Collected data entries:

※ ※ ※

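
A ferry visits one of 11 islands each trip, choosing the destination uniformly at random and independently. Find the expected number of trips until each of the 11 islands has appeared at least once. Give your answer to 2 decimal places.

33.22

After k distinct islands have appeared, the next trip gives a new one with probability (11-k)/11, so the expected wait for the (k+1)-th is 11/(11-k).
E[T] = 11/11 + 11/10 + 11/9 + ... + 11/2 + 11/1 = 11·H_{11}.
H_{11} = 3.020, so E[T] = 33.219.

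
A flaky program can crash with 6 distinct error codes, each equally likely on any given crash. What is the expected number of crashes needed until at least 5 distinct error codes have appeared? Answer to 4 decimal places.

With k distinct error codes already seen, the next new one arrives after an expected 6/(6-k) crashes.
Sum over k = 0,...,4: E = 6/6 + 6/5 + 6/4 + 6/3 + 6/2 = 8.70000.

8.7000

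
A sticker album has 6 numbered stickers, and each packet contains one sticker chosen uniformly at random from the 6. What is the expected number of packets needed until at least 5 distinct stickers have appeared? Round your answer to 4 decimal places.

Going from k to k+1 distinct takes a geometric number of packets with mean 6/(6-k).
Sum over k = 0,...,4: E = 6/6 + 6/5 + 6/4 + 6/3 + 6/2 = 8.70000.

8.7000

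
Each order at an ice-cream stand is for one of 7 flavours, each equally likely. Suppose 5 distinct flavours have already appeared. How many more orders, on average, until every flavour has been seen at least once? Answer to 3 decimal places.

From k distinct to k+1 distinct takes on average 7/(7-k) orders.
Sum over k = 5,...,6: E = 7/2 + 7/1 = 10.5000.

10.500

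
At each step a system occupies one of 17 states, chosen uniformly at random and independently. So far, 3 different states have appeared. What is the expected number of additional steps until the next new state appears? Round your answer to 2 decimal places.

1.21

The number of steps until the next new state is geometric with success probability 14/17, so its mean is 17/14.
E = 17/14 = 1.214.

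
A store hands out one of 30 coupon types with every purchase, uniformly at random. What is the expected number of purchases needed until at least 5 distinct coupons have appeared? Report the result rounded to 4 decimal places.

5.3709

Going from k to k+1 distinct takes a geometric number of purchases with mean 30/(30-k).
Sum over k = 0,...,4: E = 30/30 + 30/29 + 30/28 + 30/27 + 30/26 = 5.37087.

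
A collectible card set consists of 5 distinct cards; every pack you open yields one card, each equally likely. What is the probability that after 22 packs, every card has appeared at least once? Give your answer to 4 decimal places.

Let A_i be the event that card i is missing after 22 packs. By inclusion–exclusion on the A_i,
P(all seen) = Σ_{j=0}^{5} (-1)^j C(5,j)((5-j)/5)^22
= 1.00000 - 0.03689 + 0.00013 - 0.00000 + 0.00000 - 0.00000
= 0.96324.

0.9632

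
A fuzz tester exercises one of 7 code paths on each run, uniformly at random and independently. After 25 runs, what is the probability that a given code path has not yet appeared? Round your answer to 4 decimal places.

Each run misses the fixed code path with probability (7-1)/7 = 6/7, independently.
P(still missing after 25) = (6/7)^25 = 0.02120.

0.0212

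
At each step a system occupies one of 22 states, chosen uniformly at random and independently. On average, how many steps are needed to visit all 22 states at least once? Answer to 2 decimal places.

81.20

After k distinct states have appeared, the next step gives a new one with probability (22-k)/22, so the expected wait for the (k+1)-th is 22/(22-k).
E[T] = 22/22 + 22/21 + 22/20 + ... + 22/2 + 22/1 = 22·H_{22}.
H_{22} = 3.691, so E[T] = 81.198.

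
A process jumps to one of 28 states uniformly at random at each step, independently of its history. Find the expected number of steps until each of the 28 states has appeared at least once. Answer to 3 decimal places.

After k distinct states have appeared, the next step gives a new one with probability (28-k)/28, so the expected wait for the (k+1)-th is 28/(28-k).
E[T] = 28/28 + 28/27 + 28/26 + ... + 28/2 + 28/1 = 28·H_{28}.
H_{28} = 3.9272, so E[T] = 109.9608.

109.961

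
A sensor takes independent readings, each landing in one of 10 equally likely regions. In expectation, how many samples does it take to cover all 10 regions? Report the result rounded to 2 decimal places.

29.29

Split into phases: going from k distinct to k+1 distinct takes on average 10/(10-k) samples.
E[T] = 10/10 + 10/9 + 10/8 + ... + 10/2 + 10/1 = 10·H_{10}.
H_{10} = 2.929, so E[T] = 29.290.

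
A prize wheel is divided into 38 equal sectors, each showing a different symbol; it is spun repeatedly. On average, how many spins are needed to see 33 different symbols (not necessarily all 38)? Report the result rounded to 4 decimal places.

73.8936

Going from k to k+1 distinct takes a geometric number of spins with mean 38/(38-k).
Sum over k = 0,...,32: E = 38/38 + 38/37 + 38/36 + ... + 38/7 + 38/6 = 73.89361.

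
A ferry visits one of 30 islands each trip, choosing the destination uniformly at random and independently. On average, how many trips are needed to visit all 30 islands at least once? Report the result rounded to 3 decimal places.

After k distinct islands have appeared, the next trip gives a new one with probability (30-k)/30, so the expected wait for the (k+1)-th is 30/(30-k).
E[T] = 30/30 + 30/29 + 30/28 + ... + 30/2 + 30/1 = 30·H_{30}.
H_{30} = 3.9950, so E[T] = 119.8496.

119.850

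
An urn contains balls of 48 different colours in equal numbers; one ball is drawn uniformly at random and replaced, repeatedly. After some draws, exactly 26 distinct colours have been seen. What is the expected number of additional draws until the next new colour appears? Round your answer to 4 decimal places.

Each draw yields a new colour with probability (48-26)/48 = 22/48, so the wait is geometric with mean 48/22.
E = 48/22 = 2.18182.

2.1818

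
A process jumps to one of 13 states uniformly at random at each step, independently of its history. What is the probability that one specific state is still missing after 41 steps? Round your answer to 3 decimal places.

On each step the fixed state fails to appear with probability 12/13.
P(still missing after 41) = (12/13)^41 = 0.0376.

0.038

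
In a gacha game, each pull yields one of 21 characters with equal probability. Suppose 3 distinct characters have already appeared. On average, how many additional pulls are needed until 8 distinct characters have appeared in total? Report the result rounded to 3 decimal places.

6.614

The wait to go from k to k+1 distinct characters is geometric with mean 21/(21-k).
Sum over k = 3,...,7: E = 21/18 + 21/17 + 21/16 + 21/15 + 21/14 = 6.6145.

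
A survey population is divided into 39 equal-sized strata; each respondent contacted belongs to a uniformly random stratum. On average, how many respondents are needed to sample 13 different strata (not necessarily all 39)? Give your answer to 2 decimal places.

With k distinct strata already seen, the next new one arrives after an expected 39/(39-k) respondents.
Sum over k = 0,...,12: E = 39/39 + 39/38 + 39/37 + ... + 39/28 + 39/27 = 15.566.

15.57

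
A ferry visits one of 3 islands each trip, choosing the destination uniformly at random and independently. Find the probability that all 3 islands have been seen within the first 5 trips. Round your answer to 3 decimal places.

0.617

Let A_i be the event that island i is missing after 5 trips. By inclusion–exclusion on the A_i,
P(all seen) = Σ_{j=0}^{3} (-1)^j C(3,j)((3-j)/3)^5
= 1.0000 - 0.3951 + 0.0123 - 0.0000
= 0.6173.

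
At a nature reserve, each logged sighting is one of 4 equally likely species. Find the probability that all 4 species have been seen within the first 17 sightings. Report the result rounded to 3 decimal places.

By inclusion–exclusion over which species are missing,
P(all seen) = Σ_{j=0}^{4} (-1)^j C(4,j)((4-j)/4)^17
= 1.0000 - 0.0301 + 0.0000 - 0.0000 + 0.0000
= 0.9700.

0.970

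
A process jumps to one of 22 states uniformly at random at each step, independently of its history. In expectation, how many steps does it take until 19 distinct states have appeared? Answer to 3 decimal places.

40.865

Going from k to k+1 distinct takes a geometric number of steps with mean 22/(22-k).
Sum over k = 0,...,18: E = 22/22 + 22/21 + 22/20 + ... + 22/5 + 22/4 = 40.8646.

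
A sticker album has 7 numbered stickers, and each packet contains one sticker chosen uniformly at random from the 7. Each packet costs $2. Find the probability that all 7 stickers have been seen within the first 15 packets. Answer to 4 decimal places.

0.4339

Let A_i be the event that sticker i is missing after 15 packets. By inclusion–exclusion on the A_i,
P(all seen) = Σ_{j=0}^{7} (-1)^j C(7,j)((7-j)/7)^15
= 1.00000 - 0.69326 + 0.13499 - 0.00792 + 0.00011 - 0.00000 + 0.00000 - 0.00000
= 0.43392.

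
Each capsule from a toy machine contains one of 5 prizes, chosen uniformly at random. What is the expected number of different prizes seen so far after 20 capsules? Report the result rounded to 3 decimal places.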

※ ※ ※

_TASK REQUIREMENTS:_ Write out, exactly as given, the line containing "A sticker album has 7" and every line after it to the end of the records. Include nothing else.

_TASK OUTPUT:_
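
A sticker album has 7 numbered stickers, and each packet contains one sticker chosen uniformly at random from the 7. Each packet costs $2. Find the probability that all 7 stickers have been seen within the first 15 packets. Answer to 4 decimal places.

0.4339

Let A_i be the event that sticker i is missing after 15 packets. By inclusion–exclusion on the A_i,
P(all seen) = Σ_{j=0}^{7} (-1)^j C(7,j)((7-j)/7)^15
= 1.00000 - 0.69326 + 0.13499 - 0.00792 + 0.00011 - 0.00000 + 0.00000 - 0.00000
= 0.43392.

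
Each capsule from a toy machine contains one of 5 prizes, chosen uniformly at random. What is the expected number of different prizes seen so far after 20 capsules? Report the result rounded to 3 decimal places.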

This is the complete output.